Stored data entries >>
:::::
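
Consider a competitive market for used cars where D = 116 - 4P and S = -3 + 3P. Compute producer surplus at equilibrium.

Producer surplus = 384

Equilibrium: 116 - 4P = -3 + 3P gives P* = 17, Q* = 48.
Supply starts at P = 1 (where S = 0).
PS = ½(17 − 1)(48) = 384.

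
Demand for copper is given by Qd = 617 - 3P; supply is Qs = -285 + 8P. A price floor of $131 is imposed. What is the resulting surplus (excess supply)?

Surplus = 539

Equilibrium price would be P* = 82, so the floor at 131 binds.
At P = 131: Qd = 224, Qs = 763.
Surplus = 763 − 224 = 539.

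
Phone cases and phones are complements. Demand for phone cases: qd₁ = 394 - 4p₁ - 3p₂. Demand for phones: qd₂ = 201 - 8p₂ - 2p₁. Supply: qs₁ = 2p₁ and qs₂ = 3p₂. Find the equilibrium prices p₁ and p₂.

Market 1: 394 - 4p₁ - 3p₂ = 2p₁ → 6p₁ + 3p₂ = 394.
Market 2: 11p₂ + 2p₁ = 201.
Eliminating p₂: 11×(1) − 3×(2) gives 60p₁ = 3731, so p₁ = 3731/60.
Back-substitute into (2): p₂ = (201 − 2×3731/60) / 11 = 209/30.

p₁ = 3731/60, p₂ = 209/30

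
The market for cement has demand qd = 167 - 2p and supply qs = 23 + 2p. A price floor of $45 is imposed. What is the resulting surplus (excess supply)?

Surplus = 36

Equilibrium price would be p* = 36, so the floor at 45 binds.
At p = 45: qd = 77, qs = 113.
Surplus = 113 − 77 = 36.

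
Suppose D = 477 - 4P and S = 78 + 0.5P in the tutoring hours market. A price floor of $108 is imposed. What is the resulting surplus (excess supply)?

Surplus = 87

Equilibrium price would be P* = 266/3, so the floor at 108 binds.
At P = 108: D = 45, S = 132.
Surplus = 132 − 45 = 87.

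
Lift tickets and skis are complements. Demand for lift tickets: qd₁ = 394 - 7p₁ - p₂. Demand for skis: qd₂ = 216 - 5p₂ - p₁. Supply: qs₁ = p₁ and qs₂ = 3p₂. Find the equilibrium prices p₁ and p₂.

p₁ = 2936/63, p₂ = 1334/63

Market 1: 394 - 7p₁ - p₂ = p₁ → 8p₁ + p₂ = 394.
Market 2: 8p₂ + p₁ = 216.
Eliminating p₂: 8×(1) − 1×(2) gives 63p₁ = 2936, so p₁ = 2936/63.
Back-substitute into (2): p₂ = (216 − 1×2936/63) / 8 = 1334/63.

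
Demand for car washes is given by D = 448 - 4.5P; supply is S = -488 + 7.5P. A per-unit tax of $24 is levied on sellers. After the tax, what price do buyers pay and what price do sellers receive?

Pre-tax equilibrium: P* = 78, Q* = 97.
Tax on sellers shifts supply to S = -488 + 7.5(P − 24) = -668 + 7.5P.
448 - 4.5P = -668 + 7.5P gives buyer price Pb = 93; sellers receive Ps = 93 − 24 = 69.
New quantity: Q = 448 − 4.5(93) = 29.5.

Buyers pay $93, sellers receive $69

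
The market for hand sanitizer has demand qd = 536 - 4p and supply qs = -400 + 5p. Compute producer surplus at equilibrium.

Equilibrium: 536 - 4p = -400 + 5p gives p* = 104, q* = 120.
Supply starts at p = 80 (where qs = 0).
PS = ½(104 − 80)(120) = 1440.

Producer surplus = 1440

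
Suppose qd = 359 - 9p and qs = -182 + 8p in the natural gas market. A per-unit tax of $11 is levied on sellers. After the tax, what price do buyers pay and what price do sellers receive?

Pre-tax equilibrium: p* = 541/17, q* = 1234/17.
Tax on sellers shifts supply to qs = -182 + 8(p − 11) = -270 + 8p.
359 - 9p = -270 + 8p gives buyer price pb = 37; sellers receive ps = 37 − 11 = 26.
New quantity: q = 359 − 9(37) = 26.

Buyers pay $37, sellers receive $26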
:::::
TASK DESCRIPTION >> All the entries above need to be repeated word for word.

ANSWER SECTION >>
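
Consider a competitive market for used cars where D = 116 - 4P and S = -3 + 3P. Compute producer surplus at equilibrium.

Producer surplus = 384

Equilibrium: 116 - 4P = -3 + 3P gives P* = 17, Q* = 48.
Supply starts at P = 1 (where S = 0).
PS = ½(17 − 1)(48) = 384.

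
Demand for copper is given by Qd = 617 - 3P; supply is Qs = -285 + 8P. A price floor of $131 is imposed. What is the resulting surplus (excess supply)?

Surplus = 539

Equilibrium price would be P* = 82, so the floor at 131 binds.
At P = 131: Qd = 224, Qs = 763.
Surplus = 763 − 224 = 539.

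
Phone cases and phones are complements. Demand for phone cases: qd₁ = 394 - 4p₁ - 3p₂. Demand for phones: qd₂ = 201 - 8p₂ - 2p₁. Supply: qs₁ = 2p₁ and qs₂ = 3p₂. Find the equilibrium prices p₁ and p₂.

Market 1: 394 - 4p₁ - 3p₂ = 2p₁ → 6p₁ + 3p₂ = 394.
Market 2: 11p₂ + 2p₁ = 201.
Eliminating p₂: 11×(1) − 3×(2) gives 60p₁ = 3731, so p₁ = 3731/60.
Back-substitute into (2): p₂ = (201 − 2×3731/60) / 11 = 209/30.

p₁ = 3731/60, p₂ = 209/30

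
The market for cement has demand qd = 167 - 2p and supply qs = 23 + 2p. A price floor of $45 is imposed. What is the resulting surplus (excess supply)?

Surplus = 36

Equilibrium price would be p* = 36, so the floor at 45 binds.
At p = 45: qd = 77, qs = 113.
Surplus = 113 − 77 = 36.

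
Suppose D = 477 - 4P and S = 78 + 0.5P in the tutoring hours market. A price floor of $108 is imposed. What is the resulting surplus (excess supply)?

Surplus = 87

Equilibrium price would be P* = 266/3, so the floor at 108 binds.
At P = 108: D = 45, S = 132.
Surplus = 132 − 45 = 87.

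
Lift tickets and skis are complements. Demand for lift tickets: qd₁ = 394 - 7p₁ - p₂. Demand for skis: qd₂ = 216 - 5p₂ - p₁. Supply: qs₁ = p₁ and qs₂ = 3p₂. Find the equilibrium prices p₁ and p₂.

p₁ = 2936/63, p₂ = 1334/63

Market 1: 394 - 7p₁ - p₂ = p₁ → 8p₁ + p₂ = 394.
Market 2: 8p₂ + p₁ = 216.
Eliminating p₂: 8×(1) − 1×(2) gives 63p₁ = 2936, so p₁ = 2936/63.
Back-substitute into (2): p₂ = (216 − 1×2936/63) / 8 = 1334/63.

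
Demand for car washes is given by D = 448 - 4.5P; supply is S = -488 + 7.5P. A per-unit tax of $24 is levied on sellers. After the tax, what price do buyers pay and what price do sellers receive?

Pre-tax equilibrium: P* = 78, Q* = 97.
Tax on sellers shifts supply to S = -488 + 7.5(P − 24) = -668 + 7.5P.
448 - 4.5P = -668 + 7.5P gives buyer price Pb = 93; sellers receive Ps = 93 − 24 = 69.
New quantity: Q = 448 − 4.5(93) = 29.5.

Buyers pay $93, sellers receive $69

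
The market for hand sanitizer has demand qd = 536 - 4p and supply qs = -400 + 5p. Compute producer surplus at equilibrium.

Equilibrium: 536 - 4p = -400 + 5p gives p* = 104, q* = 120.
Supply starts at p = 80 (where qs = 0).
PS = ½(104 − 80)(120) = 1440.

Producer surplus = 1440

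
Suppose qd = 359 - 9p and qs = -182 + 8p in the natural gas market. A per-unit tax of $11 is levied on sellers. After the tax, what price do buyers pay and what price do sellers receive?

Pre-tax equilibrium: p* = 541/17, q* = 1234/17.
Tax on sellers shifts supply to qs = -182 + 8(p − 11) = -270 + 8p.
359 - 9p = -270 + 8p gives buyer price pb = 37; sellers receive ps = 37 − 11 = 26.
New quantity: q = 359 − 9(37) = 26.

Buyers pay $37, sellers receive $26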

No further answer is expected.